Try it: For each line below that includes the string "planar", show the whole line.

(Stored data entries)

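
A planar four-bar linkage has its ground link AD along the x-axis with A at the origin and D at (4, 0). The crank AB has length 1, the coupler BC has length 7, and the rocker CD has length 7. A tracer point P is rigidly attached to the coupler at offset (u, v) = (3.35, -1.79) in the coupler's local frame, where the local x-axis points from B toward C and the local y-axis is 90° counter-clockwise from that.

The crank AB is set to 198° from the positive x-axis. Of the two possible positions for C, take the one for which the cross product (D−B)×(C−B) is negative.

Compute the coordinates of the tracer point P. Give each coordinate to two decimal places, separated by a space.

-1.20 -4.10

A=(0,0), D=(4.00,0)
B = A + 1.00·(cos198°, sin198°) = (-0.9511, -0.3090)
|BD| = 4.9607
circle(B,7.00) ∩ circle(D,7.00): a=2.4803, h=6.5458
  candidates: C₊=(1.1167,6.3786) cross=32.472; C₋=(1.9322,-6.6876) cross=-32.472
  mode - wants cross < 0 → take C=(1.9322,-6.6876) (cross=-32.472)
ex = (C−B)/|BC| = (0.4119,-0.9112); ey = (0.9112,0.4119)
P = B + 3.35·ex + -1.79·ey = (-1.2023,-4.0989)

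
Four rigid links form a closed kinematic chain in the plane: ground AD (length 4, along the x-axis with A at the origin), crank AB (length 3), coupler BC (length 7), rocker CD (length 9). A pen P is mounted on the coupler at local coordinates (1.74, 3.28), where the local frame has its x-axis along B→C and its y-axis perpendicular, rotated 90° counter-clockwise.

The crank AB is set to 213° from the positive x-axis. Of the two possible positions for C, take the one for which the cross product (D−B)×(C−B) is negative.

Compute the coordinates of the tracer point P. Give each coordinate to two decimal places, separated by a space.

A=(0,0), D=(4.00,0)
B = A + 3.00·(cos213°, sin213°) = (-2.5160, -1.6339)
|BD| = 6.7177
circle(B,7.00) ∩ circle(D,9.00): a=0.9771, h=6.9315
  candidates: C₊=(-3.2541,5.3271) cross=46.564; C₋=(0.1177,-8.1196) cross=-46.564
  mode - wants cross < 0 → take C=(0.1177,-8.1196) (cross=-46.564)
ex = (C−B)/|BC| = (0.3762,-0.9265); ey = (0.9265,0.3762)
P = B + 1.74·ex + 3.28·ey = (1.1776,-2.0120)

1.18 -2.01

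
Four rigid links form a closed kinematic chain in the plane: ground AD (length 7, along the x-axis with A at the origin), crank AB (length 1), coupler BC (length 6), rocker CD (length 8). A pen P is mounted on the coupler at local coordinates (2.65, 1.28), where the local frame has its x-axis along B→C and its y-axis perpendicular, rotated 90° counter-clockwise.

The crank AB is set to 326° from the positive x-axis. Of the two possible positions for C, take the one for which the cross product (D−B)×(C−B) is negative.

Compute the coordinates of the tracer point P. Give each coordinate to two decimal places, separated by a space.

2.68 -2.85

A=(0,0), D=(7.00,0)
B = A + 1.00·(cos326°, sin326°) = (0.8290, -0.5592)
|BD| = 6.1962
circle(B,6.00) ∩ circle(D,8.00): a=0.8387, h=5.9411
  candidates: C₊=(1.1281,5.4333) cross=36.812; C₋=(2.2005,-6.4004) cross=-36.812
  mode - wants cross < 0 → take C=(2.2005,-6.4004) (cross=-36.812)
ex = (C−B)/|BC| = (0.2286,-0.9735); ey = (0.9735,0.2286)
P = B + 2.65·ex + 1.28·ey = (2.6809,-2.8465)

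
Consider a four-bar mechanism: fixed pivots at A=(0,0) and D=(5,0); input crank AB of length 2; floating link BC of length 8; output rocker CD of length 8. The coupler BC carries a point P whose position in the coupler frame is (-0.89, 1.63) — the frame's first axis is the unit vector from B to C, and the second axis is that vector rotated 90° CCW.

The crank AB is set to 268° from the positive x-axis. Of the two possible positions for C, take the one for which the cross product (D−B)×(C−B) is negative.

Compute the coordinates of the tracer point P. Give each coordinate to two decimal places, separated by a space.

A=(0,0), D=(5.00,0)
B = A + 2.00·(cos268°, sin268°) = (-0.0698, -1.9988)
|BD| = 5.4496
circle(B,8.00) ∩ circle(D,8.00): a=2.7248, h=7.5217
  candidates: C₊=(-0.2937,5.9981) cross=40.990; C₋=(5.2239,-7.9969) cross=-40.990
  mode - wants cross < 0 → take C=(5.2239,-7.9969) (cross=-40.990)
ex = (C−B)/|BC| = (0.6617,-0.7498); ey = (0.7498,0.6617)
P = B + -0.89·ex + 1.63·ey = (0.5634,-0.2529)

0.56 -0.25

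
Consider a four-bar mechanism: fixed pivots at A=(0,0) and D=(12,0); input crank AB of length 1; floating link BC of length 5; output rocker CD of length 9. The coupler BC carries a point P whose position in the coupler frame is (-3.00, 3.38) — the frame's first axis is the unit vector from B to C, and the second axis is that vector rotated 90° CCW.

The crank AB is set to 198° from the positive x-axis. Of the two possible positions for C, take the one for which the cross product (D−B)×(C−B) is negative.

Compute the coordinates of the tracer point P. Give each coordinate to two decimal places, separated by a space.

A=(0,0), D=(12.00,0)
B = A + 1.00·(cos198°, sin198°) = (-0.9511, -0.3090)
|BD| = 12.9547
circle(B,5.00) ∩ circle(D,9.00): a=4.3160, h=2.5243
  candidates: C₊=(3.3035,2.3175) cross=32.702; C₋=(3.4239,-2.7297) cross=-32.702
  mode - wants cross < 0 → take C=(3.4239,-2.7297) (cross=-32.702)
ex = (C−B)/|BC| = (0.8750,-0.4841); ey = (0.4841,0.8750)
P = B + -3.00·ex + 3.38·ey = (-1.9397,4.1009)

-1.94 4.10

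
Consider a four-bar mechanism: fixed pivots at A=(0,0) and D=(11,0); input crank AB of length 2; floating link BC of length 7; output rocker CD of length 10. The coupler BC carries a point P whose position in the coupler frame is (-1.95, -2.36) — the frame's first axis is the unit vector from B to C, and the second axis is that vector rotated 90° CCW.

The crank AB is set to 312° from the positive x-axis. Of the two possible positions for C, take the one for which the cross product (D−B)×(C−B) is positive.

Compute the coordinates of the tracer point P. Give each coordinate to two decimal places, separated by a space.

3.31 -3.83

A=(0,0), D=(11.00,0)
B = A + 2.00·(cos312°, sin312°) = (1.3383, -1.4863)
|BD| = 9.7754
circle(B,7.00) ∩ circle(D,10.00): a=2.2791, h=6.6186
  candidates: C₊=(2.5846,5.4019) cross=64.699; C₋=(4.5972,-7.6814) cross=-64.699
  mode + wants cross > 0 → take C=(2.5846,5.4019) (cross=64.699)
ex = (C−B)/|BC| = (0.1780,0.9840); ey = (-0.9840,0.1780)
P = B + -1.95·ex + -2.36·ey = (3.3134,-3.8253)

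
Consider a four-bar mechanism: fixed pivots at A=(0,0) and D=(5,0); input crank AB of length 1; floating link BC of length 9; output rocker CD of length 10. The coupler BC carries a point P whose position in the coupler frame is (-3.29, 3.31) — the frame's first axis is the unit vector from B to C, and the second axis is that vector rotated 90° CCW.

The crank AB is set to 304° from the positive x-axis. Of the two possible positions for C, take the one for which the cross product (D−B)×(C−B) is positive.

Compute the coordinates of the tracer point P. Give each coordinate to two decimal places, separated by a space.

A=(0,0), D=(5.00,0)
B = A + 1.00·(cos304°, sin304°) = (0.5592, -0.8290)
|BD| = 4.5175
circle(B,9.00) ∩ circle(D,10.00): a=0.1558, h=8.9987
  candidates: C₊=(-0.9390,8.0454) cross=40.652; C₋=(2.3638,-9.6463) cross=-40.652
  mode + wants cross > 0 → take C=(-0.9390,8.0454) (cross=40.652)
ex = (C−B)/|BC| = (-0.1665,0.9860); ey = (-0.9860,-0.1665)
P = B + -3.29·ex + 3.31·ey = (-2.1569,-4.6241)

-2.16 -4.62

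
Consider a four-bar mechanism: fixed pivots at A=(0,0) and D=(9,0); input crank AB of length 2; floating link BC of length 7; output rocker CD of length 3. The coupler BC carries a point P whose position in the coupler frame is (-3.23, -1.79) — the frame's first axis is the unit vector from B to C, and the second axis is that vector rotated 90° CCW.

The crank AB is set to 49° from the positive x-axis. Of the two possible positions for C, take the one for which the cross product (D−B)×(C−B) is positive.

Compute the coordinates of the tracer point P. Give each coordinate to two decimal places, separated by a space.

-1.50 -0.88

A=(0,0), D=(9.00,0)
B = A + 2.00·(cos49°, sin49°) = (1.3121, 1.5094)
|BD| = 7.8347
circle(B,7.00) ∩ circle(D,3.00): a=6.4701, h=2.6717
  candidates: C₊=(8.1757,2.8845) cross=20.932; C₋=(7.1463,-2.3587) cross=-20.932
  mode + wants cross > 0 → take C=(8.1757,2.8845) (cross=20.932)
ex = (C−B)/|BC| = (0.9805,0.1964); ey = (-0.1964,0.9805)
P = B + -3.23·ex + -1.79·ey = (-1.5033,-0.8802)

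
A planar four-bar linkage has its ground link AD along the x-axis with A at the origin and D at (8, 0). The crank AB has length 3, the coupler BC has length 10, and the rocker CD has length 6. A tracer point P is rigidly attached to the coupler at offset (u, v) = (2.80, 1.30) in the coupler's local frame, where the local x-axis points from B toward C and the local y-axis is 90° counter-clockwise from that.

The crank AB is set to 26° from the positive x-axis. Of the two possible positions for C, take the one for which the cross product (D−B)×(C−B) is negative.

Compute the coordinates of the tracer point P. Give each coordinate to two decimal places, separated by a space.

A=(0,0), D=(8.00,0)
B = A + 3.00·(cos26°, sin26°) = (2.6964, 1.3151)
|BD| = 5.4642
circle(B,10.00) ∩ circle(D,6.00): a=8.5884, h=5.1225
  candidates: C₊=(12.2652,4.2200) cross=27.990; C₋=(9.7995,-5.7238) cross=-27.990
  mode - wants cross < 0 → take C=(9.7995,-5.7238) (cross=-27.990)
ex = (C−B)/|BC| = (0.7103,-0.7039); ey = (0.7039,0.7103)
P = B + 2.80·ex + 1.30·ey = (5.6003,0.2676)

5.60 0.27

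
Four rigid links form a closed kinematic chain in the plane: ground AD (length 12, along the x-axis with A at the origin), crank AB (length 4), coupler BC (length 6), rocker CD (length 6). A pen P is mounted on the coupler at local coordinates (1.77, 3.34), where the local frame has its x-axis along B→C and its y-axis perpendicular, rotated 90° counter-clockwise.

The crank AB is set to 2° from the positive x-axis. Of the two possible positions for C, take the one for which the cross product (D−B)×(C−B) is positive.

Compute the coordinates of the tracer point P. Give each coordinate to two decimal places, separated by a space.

A=(0,0), D=(12.00,0)
B = A + 4.00·(cos2°, sin2°) = (3.9976, 0.1396)
|BD| = 8.0037
circle(B,6.00) ∩ circle(D,6.00): a=4.0018, h=4.4705
  candidates: C₊=(8.0768,4.5396) cross=35.780; C₋=(7.9208,-4.4000) cross=-35.780
  mode + wants cross > 0 → take C=(8.0768,4.5396) (cross=35.780)
ex = (C−B)/|BC| = (0.6799,0.7333); ey = (-0.7333,0.6799)
P = B + 1.77·ex + 3.34·ey = (2.7516,3.7084)

2.75 3.71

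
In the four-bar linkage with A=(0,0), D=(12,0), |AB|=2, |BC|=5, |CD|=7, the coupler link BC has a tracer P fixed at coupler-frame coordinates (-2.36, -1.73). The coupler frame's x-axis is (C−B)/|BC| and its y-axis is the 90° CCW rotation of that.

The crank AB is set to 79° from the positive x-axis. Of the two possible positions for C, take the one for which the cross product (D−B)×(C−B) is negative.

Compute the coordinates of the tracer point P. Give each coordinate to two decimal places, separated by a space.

A=(0,0), D=(12.00,0)
B = A + 2.00·(cos79°, sin79°) = (0.3816, 1.9633)
|BD| = 11.7831
circle(B,5.00) ∩ circle(D,7.00): a=4.8731, h=1.1192
  candidates: C₊=(5.3731,2.2548) cross=13.187; C₋=(5.0002,0.0478) cross=-13.187
  mode - wants cross < 0 → take C=(5.0002,0.0478) (cross=-13.187)
ex = (C−B)/|BC| = (0.9237,-0.3831); ey = (0.3831,0.9237)
P = B + -2.36·ex + -1.73·ey = (-2.4611,1.2693)

-2.46 1.27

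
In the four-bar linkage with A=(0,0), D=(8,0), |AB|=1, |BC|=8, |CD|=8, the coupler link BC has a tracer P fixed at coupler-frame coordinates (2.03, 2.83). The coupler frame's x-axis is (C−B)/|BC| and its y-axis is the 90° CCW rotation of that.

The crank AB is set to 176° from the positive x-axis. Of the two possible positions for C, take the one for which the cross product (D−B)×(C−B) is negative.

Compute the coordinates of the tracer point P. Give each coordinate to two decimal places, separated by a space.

A=(0,0), D=(8.00,0)
B = A + 1.00·(cos176°, sin176°) = (-0.9976, 0.0698)
|BD| = 8.9978
circle(B,8.00) ∩ circle(D,8.00): a=4.4989, h=6.6151
  candidates: C₊=(3.5525,6.6498) cross=59.522; C₋=(3.4499,-6.5800) cross=-59.522
  mode - wants cross < 0 → take C=(3.4499,-6.5800) (cross=-59.522)
ex = (C−B)/|BC| = (0.5559,-0.8312); ey = (0.8312,0.5559)
P = B + 2.03·ex + 2.83·ey = (2.4834,-0.0443)

2.48 -0.04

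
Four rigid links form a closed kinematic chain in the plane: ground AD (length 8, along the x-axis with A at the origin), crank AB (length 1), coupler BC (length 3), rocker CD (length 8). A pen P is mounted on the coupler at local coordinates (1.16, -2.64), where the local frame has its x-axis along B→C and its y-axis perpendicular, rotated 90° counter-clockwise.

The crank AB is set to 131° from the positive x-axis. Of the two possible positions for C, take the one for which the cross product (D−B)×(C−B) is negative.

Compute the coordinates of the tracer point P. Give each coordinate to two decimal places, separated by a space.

-2.80 -1.17

A=(0,0), D=(8.00,0)
B = A + 1.00·(cos131°, sin131°) = (-0.6561, 0.7547)
|BD| = 8.6889
circle(B,3.00) ∩ circle(D,8.00): a=1.1795, h=2.7584
  candidates: C₊=(0.7586,3.4002) cross=23.968; C₋=(0.2794,-2.0957) cross=-23.968
  mode - wants cross < 0 → take C=(0.2794,-2.0957) (cross=-23.968)
ex = (C−B)/|BC| = (0.3118,-0.9501); ey = (0.9501,0.3118)
P = B + 1.16·ex + -2.64·ey = (-2.8027,-1.1706)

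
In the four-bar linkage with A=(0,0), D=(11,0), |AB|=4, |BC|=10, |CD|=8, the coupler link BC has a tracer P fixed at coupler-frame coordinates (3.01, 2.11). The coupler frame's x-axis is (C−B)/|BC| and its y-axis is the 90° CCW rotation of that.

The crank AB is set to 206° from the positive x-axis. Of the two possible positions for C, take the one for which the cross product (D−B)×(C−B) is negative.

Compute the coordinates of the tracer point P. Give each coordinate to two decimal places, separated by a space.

A=(0,0), D=(11.00,0)
B = A + 4.00·(cos206°, sin206°) = (-3.5952, -1.7535)
|BD| = 14.7001
circle(B,10.00) ∩ circle(D,8.00): a=8.5745, h=5.1456
  candidates: C₊=(4.3044,4.3782) cross=75.641; C₋=(5.5319,-5.8395) cross=-75.641
  mode - wants cross < 0 → take C=(5.5319,-5.8395) (cross=-75.641)
ex = (C−B)/|BC| = (0.9127,-0.4086); ey = (0.4086,0.9127)
P = B + 3.01·ex + 2.11·ey = (0.0142,-1.0576)

0.01 -1.06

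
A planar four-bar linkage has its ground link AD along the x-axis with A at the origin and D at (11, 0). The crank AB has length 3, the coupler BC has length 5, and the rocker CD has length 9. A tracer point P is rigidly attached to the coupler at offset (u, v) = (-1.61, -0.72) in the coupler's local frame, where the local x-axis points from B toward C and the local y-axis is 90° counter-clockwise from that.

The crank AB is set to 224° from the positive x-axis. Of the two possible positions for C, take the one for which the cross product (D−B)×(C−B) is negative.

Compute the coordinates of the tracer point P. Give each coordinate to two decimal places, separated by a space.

-3.90 -2.36

A=(0,0), D=(11.00,0)
B = A + 3.00·(cos224°, sin224°) = (-2.1580, -2.0840)
|BD| = 13.3220
circle(B,5.00) ∩ circle(D,9.00): a=4.5592, h=2.0527
  candidates: C₊=(2.0240,0.6566) cross=27.346; C₋=(2.6662,-3.3982) cross=-27.346
  mode - wants cross < 0 → take C=(2.6662,-3.3982) (cross=-27.346)
ex = (C−B)/|BC| = (0.9648,-0.2628); ey = (0.2628,0.9648)
P = B + -1.61·ex + -0.72·ey = (-3.9007,-2.3555)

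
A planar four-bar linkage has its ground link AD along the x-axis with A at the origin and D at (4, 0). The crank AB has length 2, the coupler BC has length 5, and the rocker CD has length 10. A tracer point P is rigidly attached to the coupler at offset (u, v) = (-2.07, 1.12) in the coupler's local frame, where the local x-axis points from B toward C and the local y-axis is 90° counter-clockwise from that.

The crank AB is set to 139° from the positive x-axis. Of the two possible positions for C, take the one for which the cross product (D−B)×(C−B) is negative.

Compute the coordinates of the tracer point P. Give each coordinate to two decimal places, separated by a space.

0.84 1.27

A=(0,0), D=(4.00,0)
B = A + 2.00·(cos139°, sin139°) = (-1.5094, 1.3121)
|BD| = 5.6635
circle(B,5.00) ∩ circle(D,10.00): a=-3.7896, h=3.2618
  candidates: C₊=(-4.4402,5.3631) cross=18.473; C₋=(-5.9516,-0.9829) cross=-18.473
  mode - wants cross < 0 → take C=(-5.9516,-0.9829) (cross=-18.473)
ex = (C−B)/|BC| = (-0.8884,-0.4590); ey = (0.4590,-0.8884)
P = B + -2.07·ex + 1.12·ey = (0.8437,1.2672)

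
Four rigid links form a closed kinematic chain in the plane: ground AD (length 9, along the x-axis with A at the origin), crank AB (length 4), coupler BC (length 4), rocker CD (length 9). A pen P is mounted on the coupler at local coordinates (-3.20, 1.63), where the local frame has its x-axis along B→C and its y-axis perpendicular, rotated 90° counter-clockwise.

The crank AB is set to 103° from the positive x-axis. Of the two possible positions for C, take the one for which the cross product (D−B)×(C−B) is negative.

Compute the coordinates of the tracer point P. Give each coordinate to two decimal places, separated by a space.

A=(0,0), D=(9.00,0)
B = A + 4.00·(cos103°, sin103°) = (-0.8998, 3.8975)
|BD| = 10.6394
circle(B,4.00) ∩ circle(D,9.00): a=2.2650, h=3.2969
  candidates: C₊=(2.4155,6.1355) cross=35.077; C₋=(-0.0000,-0.0000) cross=-35.077
  mode - wants cross < 0 → take C=(-0.0000,-0.0000) (cross=-35.077)
ex = (C−B)/|BC| = (0.2250,-0.9744); ey = (0.9744,0.2250)
P = B + -3.20·ex + 1.63·ey = (-0.0314,7.3821)

-0.03 7.38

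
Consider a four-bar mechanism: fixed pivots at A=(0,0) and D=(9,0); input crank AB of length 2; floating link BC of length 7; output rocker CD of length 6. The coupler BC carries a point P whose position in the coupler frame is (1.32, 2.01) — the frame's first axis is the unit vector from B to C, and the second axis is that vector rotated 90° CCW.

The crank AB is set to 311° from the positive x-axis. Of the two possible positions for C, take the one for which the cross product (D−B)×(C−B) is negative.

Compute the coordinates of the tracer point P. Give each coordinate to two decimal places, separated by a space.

3.56 -0.67

A=(0,0), D=(9.00,0)
B = A + 2.00·(cos311°, sin311°) = (1.3121, -1.5094)
|BD| = 7.8347
circle(B,7.00) ∩ circle(D,6.00): a=4.7470, h=5.1445
  candidates: C₊=(4.9790,4.4533) cross=40.306; C₋=(6.9613,-5.6430) cross=-40.306
  mode - wants cross < 0 → take C=(6.9613,-5.6430) (cross=-40.306)
ex = (C−B)/|BC| = (0.8070,-0.5905); ey = (0.5905,0.8070)
P = B + 1.32·ex + 2.01·ey = (3.5643,-0.6668)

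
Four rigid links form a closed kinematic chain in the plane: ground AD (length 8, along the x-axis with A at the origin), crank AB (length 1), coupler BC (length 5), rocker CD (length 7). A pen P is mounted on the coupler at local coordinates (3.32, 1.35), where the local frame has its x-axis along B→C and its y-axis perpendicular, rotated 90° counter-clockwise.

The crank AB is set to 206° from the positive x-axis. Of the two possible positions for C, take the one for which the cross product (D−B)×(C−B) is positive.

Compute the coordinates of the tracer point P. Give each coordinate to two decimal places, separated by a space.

-0.06 3.05

A=(0,0), D=(8.00,0)
B = A + 1.00·(cos206°, sin206°) = (-0.8988, -0.4384)
|BD| = 8.9096
circle(B,5.00) ∩ circle(D,7.00): a=3.1079, h=3.9167
  candidates: C₊=(2.0127,3.6265) cross=34.896; C₋=(2.3981,-4.1974) cross=-34.896
  mode + wants cross > 0 → take C=(2.0127,3.6265) (cross=34.896)
ex = (C−B)/|BC| = (0.5823,0.8130); ey = (-0.8130,0.5823)
P = B + 3.32·ex + 1.35·ey = (-0.0631,3.0468)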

Solution for this exercise:
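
A planar four-bar linkage has its ground link AD along the x-axis with A at the origin and D at (4, 0). The crank AB has length 1, the coupler BC has length 7, and the rocker CD has length 7. A tracer point P is rigidly attached to the coupler at offset (u, v) = (3.35, -1.79) in the coupler's local frame, where the local x-axis points from B toward C and the local y-axis is 90° counter-clockwise from that.
A planar four-bar linkage has its ground link AD along the x-axis with A at the origin and D at (8, 0). The crank AB has length 3, the coupler BC has length 10, and the rocker CD has length 6. A tracer point P is rigidly attached to the coupler at offset (u, v) = (2.80, 1.30) in the coupler's local frame, where the local x-axis points from B toward C and the local y-axis is 90° counter-clockwise from that.
A planar four-bar linkage has its ground link AD along the x-axis with A at the origin and D at (11, 0). The crank AB has length 3, the coupler BC has length 5, and the rocker CD has length 9. A tracer point P is rigidly attached to the coupler at offset (u, v) = (-1.61, -0.72) in the coupler's local frame, where the local x-axis points from B toward C and the local y-axis is 90° counter-clockwise from that.
A planar four-bar linkage has its ground link AD along the x-axis with A at the origin and D at (4, 0). The crank AB has length 2, the coupler BC has length 5, and the rocker CD has length 10. A tracer point P is rigidly attached to the coupler at offset (u, v) = (-2.07, 1.12) in the coupler's local frame, where the local x-axis points from B toward C and the local y-axis is 90° counter-clockwise from that.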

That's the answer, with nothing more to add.